───── Records for this exercise ─────

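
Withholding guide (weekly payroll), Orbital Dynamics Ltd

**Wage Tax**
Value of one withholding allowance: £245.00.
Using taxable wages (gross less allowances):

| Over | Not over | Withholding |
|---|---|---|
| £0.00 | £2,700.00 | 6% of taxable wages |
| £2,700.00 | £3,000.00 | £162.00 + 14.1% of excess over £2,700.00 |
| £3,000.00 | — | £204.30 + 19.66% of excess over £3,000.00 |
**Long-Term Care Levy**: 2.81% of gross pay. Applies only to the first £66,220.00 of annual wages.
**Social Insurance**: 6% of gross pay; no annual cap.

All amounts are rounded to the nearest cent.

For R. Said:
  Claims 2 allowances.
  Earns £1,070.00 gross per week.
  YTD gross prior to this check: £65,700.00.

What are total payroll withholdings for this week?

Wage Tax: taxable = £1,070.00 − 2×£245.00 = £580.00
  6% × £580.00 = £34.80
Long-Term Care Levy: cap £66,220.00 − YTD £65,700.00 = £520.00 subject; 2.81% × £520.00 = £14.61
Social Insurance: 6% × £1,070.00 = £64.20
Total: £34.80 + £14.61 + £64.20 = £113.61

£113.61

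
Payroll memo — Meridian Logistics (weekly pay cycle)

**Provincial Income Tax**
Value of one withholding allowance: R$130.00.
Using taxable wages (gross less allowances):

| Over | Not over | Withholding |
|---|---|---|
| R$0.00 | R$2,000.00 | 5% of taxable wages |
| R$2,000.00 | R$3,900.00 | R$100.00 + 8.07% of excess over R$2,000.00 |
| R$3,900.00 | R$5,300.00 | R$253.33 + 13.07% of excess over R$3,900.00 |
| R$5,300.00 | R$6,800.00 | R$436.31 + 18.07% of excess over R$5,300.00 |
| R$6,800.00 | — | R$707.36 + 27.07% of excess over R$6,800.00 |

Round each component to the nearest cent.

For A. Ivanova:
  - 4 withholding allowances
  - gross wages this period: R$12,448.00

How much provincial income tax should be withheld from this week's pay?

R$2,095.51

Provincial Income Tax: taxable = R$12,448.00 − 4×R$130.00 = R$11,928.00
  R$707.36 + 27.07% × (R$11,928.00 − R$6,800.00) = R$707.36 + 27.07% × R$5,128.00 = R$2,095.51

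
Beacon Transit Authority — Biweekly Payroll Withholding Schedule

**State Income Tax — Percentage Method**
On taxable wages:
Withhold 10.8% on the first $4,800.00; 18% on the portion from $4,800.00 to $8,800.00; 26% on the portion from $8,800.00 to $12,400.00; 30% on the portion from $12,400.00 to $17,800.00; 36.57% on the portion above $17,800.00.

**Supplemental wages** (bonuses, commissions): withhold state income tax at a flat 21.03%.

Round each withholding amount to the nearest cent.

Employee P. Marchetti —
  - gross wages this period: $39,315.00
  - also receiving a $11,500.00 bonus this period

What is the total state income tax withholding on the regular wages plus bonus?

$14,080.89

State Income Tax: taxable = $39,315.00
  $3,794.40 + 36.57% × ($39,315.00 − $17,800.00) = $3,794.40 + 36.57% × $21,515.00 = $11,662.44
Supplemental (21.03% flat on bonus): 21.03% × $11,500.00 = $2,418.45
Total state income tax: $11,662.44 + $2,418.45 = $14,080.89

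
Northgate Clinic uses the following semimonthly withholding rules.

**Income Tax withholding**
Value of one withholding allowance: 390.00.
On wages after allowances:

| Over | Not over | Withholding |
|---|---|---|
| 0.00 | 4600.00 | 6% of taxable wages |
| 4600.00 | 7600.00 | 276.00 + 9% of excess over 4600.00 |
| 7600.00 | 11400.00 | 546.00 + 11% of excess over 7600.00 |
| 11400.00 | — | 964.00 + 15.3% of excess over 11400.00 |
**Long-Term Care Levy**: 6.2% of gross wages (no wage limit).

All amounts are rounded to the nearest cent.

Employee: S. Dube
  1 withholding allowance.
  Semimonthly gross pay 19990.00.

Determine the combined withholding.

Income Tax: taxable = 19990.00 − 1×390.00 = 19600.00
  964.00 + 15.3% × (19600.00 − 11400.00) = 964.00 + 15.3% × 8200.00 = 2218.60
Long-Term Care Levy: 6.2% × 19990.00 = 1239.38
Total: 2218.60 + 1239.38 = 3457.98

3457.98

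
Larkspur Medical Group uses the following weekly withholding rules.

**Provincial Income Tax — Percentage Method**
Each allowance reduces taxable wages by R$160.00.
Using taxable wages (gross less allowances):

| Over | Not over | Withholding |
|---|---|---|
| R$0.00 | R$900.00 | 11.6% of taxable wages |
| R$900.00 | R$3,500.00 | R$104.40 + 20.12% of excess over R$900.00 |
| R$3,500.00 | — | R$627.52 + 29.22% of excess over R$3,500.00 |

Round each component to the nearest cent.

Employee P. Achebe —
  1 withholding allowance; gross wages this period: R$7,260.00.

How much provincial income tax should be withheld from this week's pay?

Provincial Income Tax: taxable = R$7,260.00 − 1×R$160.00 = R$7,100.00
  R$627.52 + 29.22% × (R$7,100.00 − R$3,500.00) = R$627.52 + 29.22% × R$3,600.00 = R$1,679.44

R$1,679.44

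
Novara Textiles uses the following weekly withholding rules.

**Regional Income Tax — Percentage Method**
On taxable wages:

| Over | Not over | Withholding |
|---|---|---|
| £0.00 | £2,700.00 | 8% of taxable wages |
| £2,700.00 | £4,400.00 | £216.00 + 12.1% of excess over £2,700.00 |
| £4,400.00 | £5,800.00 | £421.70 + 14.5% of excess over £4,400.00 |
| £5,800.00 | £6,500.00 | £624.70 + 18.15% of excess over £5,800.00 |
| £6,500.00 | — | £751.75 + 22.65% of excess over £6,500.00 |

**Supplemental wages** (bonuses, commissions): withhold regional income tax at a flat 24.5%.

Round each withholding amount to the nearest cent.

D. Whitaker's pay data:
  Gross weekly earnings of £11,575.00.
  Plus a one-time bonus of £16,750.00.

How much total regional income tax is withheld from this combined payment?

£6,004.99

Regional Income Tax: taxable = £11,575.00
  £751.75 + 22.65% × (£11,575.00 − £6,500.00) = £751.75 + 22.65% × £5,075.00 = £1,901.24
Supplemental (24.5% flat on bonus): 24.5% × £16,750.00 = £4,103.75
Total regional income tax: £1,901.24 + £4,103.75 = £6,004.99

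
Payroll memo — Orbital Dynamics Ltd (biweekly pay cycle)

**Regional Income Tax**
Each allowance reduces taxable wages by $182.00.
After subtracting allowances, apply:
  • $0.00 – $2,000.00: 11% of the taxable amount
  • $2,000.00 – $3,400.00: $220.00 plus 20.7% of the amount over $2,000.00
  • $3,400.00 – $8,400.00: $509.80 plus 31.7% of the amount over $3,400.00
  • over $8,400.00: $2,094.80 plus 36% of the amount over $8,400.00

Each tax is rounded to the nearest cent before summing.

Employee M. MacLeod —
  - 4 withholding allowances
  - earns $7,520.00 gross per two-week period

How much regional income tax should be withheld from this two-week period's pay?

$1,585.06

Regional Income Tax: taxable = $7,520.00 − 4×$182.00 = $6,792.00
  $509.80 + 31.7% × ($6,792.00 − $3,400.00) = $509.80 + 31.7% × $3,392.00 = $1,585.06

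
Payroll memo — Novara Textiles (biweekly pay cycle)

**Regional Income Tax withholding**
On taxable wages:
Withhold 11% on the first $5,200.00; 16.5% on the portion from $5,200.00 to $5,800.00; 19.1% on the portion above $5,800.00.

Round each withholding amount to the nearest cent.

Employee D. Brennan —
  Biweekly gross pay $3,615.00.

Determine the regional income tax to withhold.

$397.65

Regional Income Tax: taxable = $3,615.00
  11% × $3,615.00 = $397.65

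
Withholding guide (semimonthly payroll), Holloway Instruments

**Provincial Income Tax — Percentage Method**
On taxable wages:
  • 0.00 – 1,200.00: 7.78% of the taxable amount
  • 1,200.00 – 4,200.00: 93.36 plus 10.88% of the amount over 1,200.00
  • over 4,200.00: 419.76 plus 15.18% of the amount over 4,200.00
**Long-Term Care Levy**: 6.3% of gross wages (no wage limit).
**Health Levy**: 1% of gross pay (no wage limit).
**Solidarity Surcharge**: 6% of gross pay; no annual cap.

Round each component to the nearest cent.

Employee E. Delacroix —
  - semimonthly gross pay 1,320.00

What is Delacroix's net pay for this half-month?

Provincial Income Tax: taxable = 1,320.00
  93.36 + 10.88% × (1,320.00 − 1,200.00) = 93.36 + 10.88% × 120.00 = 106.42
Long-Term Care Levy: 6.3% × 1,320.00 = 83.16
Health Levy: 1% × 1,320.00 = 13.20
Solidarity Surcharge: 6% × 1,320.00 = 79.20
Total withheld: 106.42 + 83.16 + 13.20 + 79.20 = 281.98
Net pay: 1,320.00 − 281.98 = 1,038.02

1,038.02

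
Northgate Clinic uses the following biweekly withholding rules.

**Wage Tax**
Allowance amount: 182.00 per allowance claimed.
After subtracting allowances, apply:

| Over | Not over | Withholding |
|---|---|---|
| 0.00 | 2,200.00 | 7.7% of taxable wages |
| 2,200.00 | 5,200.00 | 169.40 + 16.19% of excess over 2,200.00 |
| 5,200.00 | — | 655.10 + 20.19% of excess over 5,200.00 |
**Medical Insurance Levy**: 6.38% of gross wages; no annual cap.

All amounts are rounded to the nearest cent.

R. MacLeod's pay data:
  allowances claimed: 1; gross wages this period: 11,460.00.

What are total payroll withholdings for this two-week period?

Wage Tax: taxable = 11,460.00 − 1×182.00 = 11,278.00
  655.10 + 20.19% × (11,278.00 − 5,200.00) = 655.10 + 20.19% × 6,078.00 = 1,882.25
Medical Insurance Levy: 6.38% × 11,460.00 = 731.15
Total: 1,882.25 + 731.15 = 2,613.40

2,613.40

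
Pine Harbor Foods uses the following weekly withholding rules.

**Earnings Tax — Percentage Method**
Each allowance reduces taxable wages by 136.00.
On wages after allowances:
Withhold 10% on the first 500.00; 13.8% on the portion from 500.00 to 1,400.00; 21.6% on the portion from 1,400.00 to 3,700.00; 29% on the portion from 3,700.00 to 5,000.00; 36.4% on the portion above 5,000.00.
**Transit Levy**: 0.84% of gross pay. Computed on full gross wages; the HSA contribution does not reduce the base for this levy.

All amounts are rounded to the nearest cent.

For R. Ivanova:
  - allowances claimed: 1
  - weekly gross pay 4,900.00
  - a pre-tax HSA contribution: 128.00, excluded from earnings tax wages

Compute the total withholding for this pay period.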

─────

● **Your instructions**: Starting at the line that has "over £4,400.00 |" in the records above, restate word for word every line until the one that has "Plus a one-time bonus of £16,750.00.", and include that one as well.

● **Expected answer**:
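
| £4,400.00 | £5,800.00 | £421.70 + 14.5% of excess over £4,400.00 |
| £5,800.00 | £6,500.00 | £624.70 + 18.15% of excess over £5,800.00 |
| £6,500.00 | — | £751.75 + 22.65% of excess over £6,500.00 |

**Supplemental wages** (bonuses, commissions): withhold regional income tax at a flat 24.5%.

Round each withholding amount to the nearest cent.

D. Whitaker's pay data:
  Gross weekly earnings of £11,575.00.
  Plus a one-time bonus of £16,750.00.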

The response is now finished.